→ **WHAT YOU SHOULD DO**
From the first line of the data through the line containing "[−lateral; +nasal; −continuant;", return each line exactly.

→ **RECORDS TO USE**
<<<<

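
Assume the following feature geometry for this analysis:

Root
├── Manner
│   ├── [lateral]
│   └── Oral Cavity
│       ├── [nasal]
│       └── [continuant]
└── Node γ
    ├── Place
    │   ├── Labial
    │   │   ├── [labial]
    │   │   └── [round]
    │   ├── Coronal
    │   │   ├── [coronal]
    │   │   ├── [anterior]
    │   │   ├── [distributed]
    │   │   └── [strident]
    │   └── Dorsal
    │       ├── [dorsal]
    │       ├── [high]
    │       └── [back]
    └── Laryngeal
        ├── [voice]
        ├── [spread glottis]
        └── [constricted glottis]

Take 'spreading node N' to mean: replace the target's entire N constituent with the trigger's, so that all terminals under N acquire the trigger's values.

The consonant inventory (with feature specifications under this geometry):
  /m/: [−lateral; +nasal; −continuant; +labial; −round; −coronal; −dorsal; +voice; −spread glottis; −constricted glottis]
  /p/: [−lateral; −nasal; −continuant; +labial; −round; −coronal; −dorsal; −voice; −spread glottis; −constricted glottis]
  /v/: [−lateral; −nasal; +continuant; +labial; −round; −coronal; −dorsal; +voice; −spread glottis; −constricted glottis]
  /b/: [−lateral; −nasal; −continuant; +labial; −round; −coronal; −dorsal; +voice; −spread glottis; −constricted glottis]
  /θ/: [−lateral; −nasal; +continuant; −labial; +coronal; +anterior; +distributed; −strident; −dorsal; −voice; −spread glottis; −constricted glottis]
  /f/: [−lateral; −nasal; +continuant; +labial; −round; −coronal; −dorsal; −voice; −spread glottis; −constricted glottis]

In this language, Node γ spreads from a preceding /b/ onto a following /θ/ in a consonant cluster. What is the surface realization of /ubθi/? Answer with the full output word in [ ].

[ubvi]

Node γ immediately or transitively dominates [labial], [round], [coronal], [anterior], [distributed], [strident], [dorsal], [high], [back], [voice], [spread glottis], [constricted glottis].
Spreading Node γ from /b/ onto /θ/ replaces those values with /b/'s: [+labial], [−round], [−coronal], [−dorsal], [+voice], [−spread glottis], [−constricted glottis]. Features outside Node γ ([lateral], [nasal], [continuant]) stay as in /θ/.
Among the inventory, only /v/ has exactly this specification, giving the surface form [ubvi].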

>>>>

→ **RESULT OF THIS EXERCISE**
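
Assume the following feature geometry for this analysis:

Root
├── Manner
│   ├── [lateral]
│   └── Oral Cavity
│       ├── [nasal]
│       └── [continuant]
└── Node γ
    ├── Place
    │   ├── Labial
    │   │   ├── [labial]
    │   │   └── [round]
    │   ├── Coronal
    │   │   ├── [coronal]
    │   │   ├── [anterior]
    │   │   ├── [distributed]
    │   │   └── [strident]
    │   └── Dorsal
    │       ├── [dorsal]
    │       ├── [high]
    │       └── [back]
    └── Laryngeal
        ├── [voice]
        ├── [spread glottis]
        └── [constricted glottis]

Take 'spreading node N' to mean: replace the target's entire N constituent with the trigger's, so that all terminals under N acquire the trigger's values.

The consonant inventory (with feature specifications under this geometry):
  /m/: [−lateral; +nasal; −continuant; +labial; −round; −coronal; −dorsal; +voice; −spread glottis; −constricted glottis]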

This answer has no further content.